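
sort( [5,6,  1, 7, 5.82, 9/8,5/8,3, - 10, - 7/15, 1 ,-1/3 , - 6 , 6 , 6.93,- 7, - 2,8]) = [ - 10, -7, - 6,-2, -7/15, - 1/3, 5/8,1, 1 , 9/8, 3,  5,5.82, 6, 6, 6.93, 7,8]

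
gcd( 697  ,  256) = 1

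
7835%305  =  210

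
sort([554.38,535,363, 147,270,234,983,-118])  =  [ - 118, 147,234,  270,363, 535,554.38,983 ]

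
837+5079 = 5916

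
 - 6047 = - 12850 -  - 6803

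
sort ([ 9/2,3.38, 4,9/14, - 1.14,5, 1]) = [ - 1.14, 9/14 , 1,3.38,4 , 9/2, 5 ] 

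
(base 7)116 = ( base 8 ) 76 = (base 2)111110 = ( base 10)62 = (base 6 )142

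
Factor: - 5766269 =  - 61^1*94529^1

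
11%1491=11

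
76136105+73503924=149640029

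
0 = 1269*0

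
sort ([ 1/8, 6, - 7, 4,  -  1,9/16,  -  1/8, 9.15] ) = [ - 7,-1, - 1/8,1/8,9/16 , 4,6 , 9.15 ] 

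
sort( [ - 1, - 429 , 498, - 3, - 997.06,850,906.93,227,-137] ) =[ - 997.06, -429, - 137,-3 , - 1, 227, 498,850,906.93 ]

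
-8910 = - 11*810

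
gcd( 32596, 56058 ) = 2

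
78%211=78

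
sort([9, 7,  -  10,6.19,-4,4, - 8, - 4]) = [ - 10, - 8, - 4,-4 , 4,6.19,7 , 9 ] 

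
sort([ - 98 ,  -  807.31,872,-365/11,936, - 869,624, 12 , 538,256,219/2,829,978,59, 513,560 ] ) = [ - 869, - 807.31 , - 98, - 365/11,12,  59,219/2,256,  513, 538, 560,  624, 829, 872, 936,978] 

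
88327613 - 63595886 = 24731727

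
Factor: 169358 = 2^1 * 7^1*12097^1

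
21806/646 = 10903/323 = 33.76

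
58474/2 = 29237 = 29237.00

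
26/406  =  13/203 = 0.06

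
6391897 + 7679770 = 14071667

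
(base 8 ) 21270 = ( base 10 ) 8888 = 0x22b8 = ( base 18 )197E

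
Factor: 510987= 3^1*71^1*2399^1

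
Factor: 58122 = 2^1*3^2*3229^1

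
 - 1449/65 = - 23 + 46/65 = -22.29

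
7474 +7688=15162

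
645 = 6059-5414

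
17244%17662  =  17244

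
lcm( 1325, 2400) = 127200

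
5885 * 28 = 164780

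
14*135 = 1890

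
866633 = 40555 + 826078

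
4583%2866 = 1717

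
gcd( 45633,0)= 45633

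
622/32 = 311/16 = 19.44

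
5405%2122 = 1161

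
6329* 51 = 322779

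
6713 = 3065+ 3648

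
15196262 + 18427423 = 33623685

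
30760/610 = 50 + 26/61=50.43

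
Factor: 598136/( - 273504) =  - 971/444  =  - 2^(  -  2)*3^( - 1 )*37^ (  -  1)*971^1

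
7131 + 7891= 15022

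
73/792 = 73/792 = 0.09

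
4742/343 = 4742/343 = 13.83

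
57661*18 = 1037898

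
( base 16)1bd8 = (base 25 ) BA3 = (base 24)c90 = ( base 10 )7128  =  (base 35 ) 5SN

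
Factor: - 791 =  - 7^1*113^1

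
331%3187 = 331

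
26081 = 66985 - 40904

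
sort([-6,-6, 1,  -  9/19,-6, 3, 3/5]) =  [-6,-6, - 6, - 9/19,3/5, 1,3 ]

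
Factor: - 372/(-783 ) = 124/261 = 2^2*3^( - 2 )*29^(  -  1)*31^1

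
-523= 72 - 595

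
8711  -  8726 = -15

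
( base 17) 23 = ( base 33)14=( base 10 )37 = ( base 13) 2B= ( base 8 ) 45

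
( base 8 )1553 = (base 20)23f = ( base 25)1a0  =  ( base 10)875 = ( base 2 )1101101011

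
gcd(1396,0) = 1396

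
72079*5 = 360395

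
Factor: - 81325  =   - 5^2*3253^1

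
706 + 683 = 1389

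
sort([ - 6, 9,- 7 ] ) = [ - 7, - 6,9]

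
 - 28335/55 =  - 516+9/11 = - 515.18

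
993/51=331/17 = 19.47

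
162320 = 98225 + 64095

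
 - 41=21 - 62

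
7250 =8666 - 1416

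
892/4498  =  446/2249  =  0.20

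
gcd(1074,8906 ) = 2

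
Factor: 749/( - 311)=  - 7^1*107^1*311^( - 1)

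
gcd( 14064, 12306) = 1758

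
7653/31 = 246 + 27/31= 246.87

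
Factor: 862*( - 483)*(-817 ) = 2^1*3^1*7^1*19^1 *23^1*43^1*431^1 = 340154682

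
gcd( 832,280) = 8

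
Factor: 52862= 2^1*26431^1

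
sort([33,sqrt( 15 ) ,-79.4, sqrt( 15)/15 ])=[ - 79.4, sqrt( 15)/15, sqrt( 15 ), 33] 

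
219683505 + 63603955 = 283287460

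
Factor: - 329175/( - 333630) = 2^( - 1 )*5^1 * 7^1*19^1*337^(  -  1)= 665/674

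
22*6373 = 140206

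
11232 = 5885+5347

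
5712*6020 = 34386240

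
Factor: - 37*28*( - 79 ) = 2^2*7^1  *  37^1*79^1  =  81844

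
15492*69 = 1068948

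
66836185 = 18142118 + 48694067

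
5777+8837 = 14614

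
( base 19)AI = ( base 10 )208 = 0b11010000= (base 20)A8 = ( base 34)64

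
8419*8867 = 74651273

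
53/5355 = 53/5355= 0.01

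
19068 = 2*9534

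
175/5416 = 175/5416 = 0.03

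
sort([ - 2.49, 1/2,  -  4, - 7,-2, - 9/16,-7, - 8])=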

• **How to complete this task**
The reply should contain all of the entries exactly as shown above.

• **Reply**
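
sort( [5,6,  1, 7, 5.82, 9/8,5/8,3, - 10, - 7/15, 1 ,-1/3 , - 6 , 6 , 6.93,- 7, - 2,8]) = [ - 10, -7, - 6,-2, -7/15, - 1/3, 5/8,1, 1 , 9/8, 3,  5,5.82, 6, 6, 6.93, 7,8]

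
gcd( 697  ,  256) = 1

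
7835%305  =  210

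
sort([554.38,535,363, 147,270,234,983,-118])  =  [ - 118, 147,234,  270,363, 535,554.38,983 ]

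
837+5079 = 5916

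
 - 6047 = - 12850 -  - 6803

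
sort ([ 9/2,3.38, 4,9/14, - 1.14,5, 1]) = [ - 1.14, 9/14 , 1,3.38,4 , 9/2, 5 ] 

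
(base 7)116 = ( base 8 ) 76 = (base 2)111110 = ( base 10)62 = (base 6 )142

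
Factor: - 5766269 =  - 61^1*94529^1

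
11%1491=11

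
76136105+73503924=149640029

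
0 = 1269*0

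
sort ([ 1/8, 6, - 7, 4,  -  1,9/16,  -  1/8, 9.15] ) = [ - 7,-1, - 1/8,1/8,9/16 , 4,6 , 9.15 ] 

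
sort( [ - 1, - 429 , 498, - 3, - 997.06,850,906.93,227,-137] ) =[ - 997.06, -429, - 137,-3 , - 1, 227, 498,850,906.93 ]

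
-8910 = - 11*810

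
gcd( 32596, 56058 ) = 2

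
78%211=78

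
sort([9, 7,  -  10,6.19,-4,4, - 8, - 4]) = [ - 10, - 8, - 4,-4 , 4,6.19,7 , 9 ] 

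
sort([ - 98 ,  -  807.31,872,-365/11,936, - 869,624, 12 , 538,256,219/2,829,978,59, 513,560 ] ) = [ - 869, - 807.31 , - 98, - 365/11,12,  59,219/2,256,  513, 538, 560,  624, 829, 872, 936,978] 

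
88327613 - 63595886 = 24731727

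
Factor: 169358 = 2^1 * 7^1*12097^1

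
21806/646 = 10903/323 = 33.76

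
58474/2 = 29237 = 29237.00

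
26/406  =  13/203 = 0.06

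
6391897 + 7679770 = 14071667

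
(base 8 ) 21270 = ( base 10 ) 8888 = 0x22b8 = ( base 18 )197E

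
Factor: 510987= 3^1*71^1*2399^1

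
Factor: 58122 = 2^1*3^2*3229^1

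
 - 1449/65 = - 23 + 46/65 = -22.29

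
7474 +7688=15162

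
645 = 6059-5414

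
17244%17662  =  17244

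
lcm( 1325, 2400) = 127200

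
5885 * 28 = 164780

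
14*135 = 1890

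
866633 = 40555 + 826078

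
4583%2866 = 1717

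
gcd( 45633,0)= 45633

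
622/32 = 311/16 = 19.44

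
5405%2122 = 1161

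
6329* 51 = 322779

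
6713 = 3065+ 3648

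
15196262 + 18427423 = 33623685

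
30760/610 = 50 + 26/61=50.43

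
Factor: 598136/( - 273504) =  - 971/444  =  - 2^(  -  2)*3^( - 1 )*37^ (  -  1)*971^1

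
7131 + 7891= 15022

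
73/792 = 73/792 = 0.09

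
4742/343 = 4742/343 = 13.83

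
57661*18 = 1037898

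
( base 16)1bd8 = (base 25 ) BA3 = (base 24)c90 = ( base 10 )7128  =  (base 35 ) 5SN

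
Factor: - 791 =  - 7^1*113^1

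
331%3187 = 331

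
26081 = 66985 - 40904

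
sort([-6,-6, 1,  -  9/19,-6, 3, 3/5]) =  [-6,-6, - 6, - 9/19,3/5, 1,3 ]

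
Factor: - 372/(-783 ) = 124/261 = 2^2*3^( - 2 )*29^(  -  1)*31^1

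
-523= 72 - 595

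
8711  -  8726 = -15

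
( base 17) 23 = ( base 33)14=( base 10 )37 = ( base 13) 2B= ( base 8 ) 45

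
( base 8 )1553 = (base 20)23f = ( base 25)1a0  =  ( base 10)875 = ( base 2 )1101101011

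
gcd(1396,0) = 1396

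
72079*5 = 360395

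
Factor: - 81325  =   - 5^2*3253^1

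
706 + 683 = 1389

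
sort([ - 6, 9,- 7 ] ) = [ - 7, - 6,9]

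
 - 28335/55 =  - 516+9/11 = - 515.18

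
993/51=331/17 = 19.47

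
162320 = 98225 + 64095

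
 - 41=21 - 62

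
7250 =8666 - 1416

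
892/4498  =  446/2249  =  0.20

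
gcd(1074,8906 ) = 2

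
Factor: 749/( - 311)=  - 7^1*107^1*311^( - 1)

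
gcd( 14064, 12306) = 1758

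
7653/31 = 246 + 27/31= 246.87

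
Factor: 862*( - 483)*(-817 ) = 2^1*3^1*7^1*19^1 *23^1*43^1*431^1 = 340154682

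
gcd( 832,280) = 8

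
Factor: 52862= 2^1*26431^1

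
sort([33,sqrt( 15 ) ,-79.4, sqrt( 15)/15 ])=[ - 79.4, sqrt( 15)/15, sqrt( 15 ), 33] 

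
219683505 + 63603955 = 283287460

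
Factor: - 329175/( - 333630) = 2^( - 1 )*5^1 * 7^1*19^1*337^(  -  1)= 665/674

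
22*6373 = 140206

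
11232 = 5885+5347

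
5712*6020 = 34386240

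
Factor: - 37*28*( - 79 ) = 2^2*7^1  *  37^1*79^1  =  81844

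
15492*69 = 1068948

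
66836185 = 18142118 + 48694067

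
5777+8837 = 14614

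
( base 19)AI = ( base 10 )208 = 0b11010000= (base 20)A8 = ( base 34)64

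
8419*8867 = 74651273

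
53/5355 = 53/5355= 0.01

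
19068 = 2*9534

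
175/5416 = 175/5416 = 0.03

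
sort([ - 2.49, 1/2,  -  4, - 7,-2, - 9/16,-7, - 8])=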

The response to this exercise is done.